╭─ DATASET CONTENT

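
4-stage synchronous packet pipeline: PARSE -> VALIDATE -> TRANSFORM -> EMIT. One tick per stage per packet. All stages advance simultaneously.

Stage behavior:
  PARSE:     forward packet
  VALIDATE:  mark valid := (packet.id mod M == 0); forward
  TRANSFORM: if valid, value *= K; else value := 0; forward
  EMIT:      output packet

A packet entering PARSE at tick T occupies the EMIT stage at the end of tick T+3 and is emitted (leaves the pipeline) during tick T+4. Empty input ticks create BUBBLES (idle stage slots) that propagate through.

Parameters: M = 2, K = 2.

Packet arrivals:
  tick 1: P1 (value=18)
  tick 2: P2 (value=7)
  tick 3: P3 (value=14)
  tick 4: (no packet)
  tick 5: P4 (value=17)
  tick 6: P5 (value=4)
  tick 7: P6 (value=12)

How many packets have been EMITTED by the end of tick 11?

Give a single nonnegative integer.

Answer: 6

Derivation:
Tick 1: [PARSE:P1(v=18,ok=F), VALIDATE:-, TRANSFORM:-, EMIT:-] out:-; in:P1
Tick 2: [PARSE:P2(v=7,ok=F), VALIDATE:P1(v=18,ok=F), TRANSFORM:-, EMIT:-] out:-; in:P2
Tick 3: [PARSE:P3(v=14,ok=F), VALIDATE:P2(v=7,ok=T), TRANSFORM:P1(v=0,ok=F), EMIT:-] out:-; in:P3
Tick 4: [PARSE:-, VALIDATE:P3(v=14,ok=F), TRANSFORM:P2(v=14,ok=T), EMIT:P1(v=0,ok=F)] out:-; in:-
Tick 5: [PARSE:P4(v=17,ok=F), VALIDATE:-, TRANSFORM:P3(v=0,ok=F), EMIT:P2(v=14,ok=T)] out:P1(v=0); in:P4
Tick 6: [PARSE:P5(v=4,ok=F), VALIDATE:P4(v=17,ok=T), TRANSFORM:-, EMIT:P3(v=0,ok=F)] out:P2(v=14); in:P5
Tick 7: [PARSE:P6(v=12,ok=F), VALIDATE:P5(v=4,ok=F), TRANSFORM:P4(v=34,ok=T), EMIT:-] out:P3(v=0); in:P6
Tick 8: [PARSE:-, VALIDATE:P6(v=12,ok=T), TRANSFORM:P5(v=0,ok=F), EMIT:P4(v=34,ok=T)] out:-; in:-
Tick 9: [PARSE:-, VALIDATE:-, TRANSFORM:P6(v=24,ok=T), EMIT:P5(v=0,ok=F)] out:P4(v=34); in:-
Tick 10: [PARSE:-, VALIDATE:-, TRANSFORM:-, EMIT:P6(v=24,ok=T)] out:P5(v=0); in:-
Tick 11: [PARSE:-, VALIDATE:-, TRANSFORM:-, EMIT:-] out:P6(v=24); in:-
Emitted by tick 11: ['P1', 'P2', 'P3', 'P4', 'P5', 'P6']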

╰─

* _YOUR INSTRUCTIONS_: From the first line to the last, return the listing exactly.

* _REPLY_:
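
4-stage synchronous packet pipeline: PARSE -> VALIDATE -> TRANSFORM -> EMIT. One tick per stage per packet. All stages advance simultaneously.

Stage behavior:
  PARSE:     forward packet
  VALIDATE:  mark valid := (packet.id mod M == 0); forward
  TRANSFORM: if valid, value *= K; else value := 0; forward
  EMIT:      output packet

A packet entering PARSE at tick T occupies the EMIT stage at the end of tick T+3 and is emitted (leaves the pipeline) during tick T+4. Empty input ticks create BUBBLES (idle stage slots) that propagate through.

Parameters: M = 2, K = 2.

Packet arrivals:
  tick 1: P1 (value=18)
  tick 2: P2 (value=7)
  tick 3: P3 (value=14)
  tick 4: (no packet)
  tick 5: P4 (value=17)
  tick 6: P5 (value=4)
  tick 7: P6 (value=12)

How many packets have been EMITTED by the end of tick 11?

Give a single nonnegative integer.

Answer: 6

Derivation:
Tick 1: [PARSE:P1(v=18,ok=F), VALIDATE:-, TRANSFORM:-, EMIT:-] out:-; in:P1
Tick 2: [PARSE:P2(v=7,ok=F), VALIDATE:P1(v=18,ok=F), TRANSFORM:-, EMIT:-] out:-; in:P2
Tick 3: [PARSE:P3(v=14,ok=F), VALIDATE:P2(v=7,ok=T), TRANSFORM:P1(v=0,ok=F), EMIT:-] out:-; in:P3
Tick 4: [PARSE:-, VALIDATE:P3(v=14,ok=F), TRANSFORM:P2(v=14,ok=T), EMIT:P1(v=0,ok=F)] out:-; in:-
Tick 5: [PARSE:P4(v=17,ok=F), VALIDATE:-, TRANSFORM:P3(v=0,ok=F), EMIT:P2(v=14,ok=T)] out:P1(v=0); in:P4
Tick 6: [PARSE:P5(v=4,ok=F), VALIDATE:P4(v=17,ok=T), TRANSFORM:-, EMIT:P3(v=0,ok=F)] out:P2(v=14); in:P5
Tick 7: [PARSE:P6(v=12,ok=F), VALIDATE:P5(v=4,ok=F), TRANSFORM:P4(v=34,ok=T), EMIT:-] out:P3(v=0); in:P6
Tick 8: [PARSE:-, VALIDATE:P6(v=12,ok=T), TRANSFORM:P5(v=0,ok=F), EMIT:P4(v=34,ok=T)] out:-; in:-
Tick 9: [PARSE:-, VALIDATE:-, TRANSFORM:P6(v=24,ok=T), EMIT:P5(v=0,ok=F)] out:P4(v=34); in:-
Tick 10: [PARSE:-, VALIDATE:-, TRANSFORM:-, EMIT:P6(v=24,ok=T)] out:P5(v=0); in:-
Tick 11: [PARSE:-, VALIDATE:-, TRANSFORM:-, EMIT:-] out:P6(v=24); in:-
Emitted by tick 11: ['P1', 'P2', 'P3', 'P4', 'P5', 'P6']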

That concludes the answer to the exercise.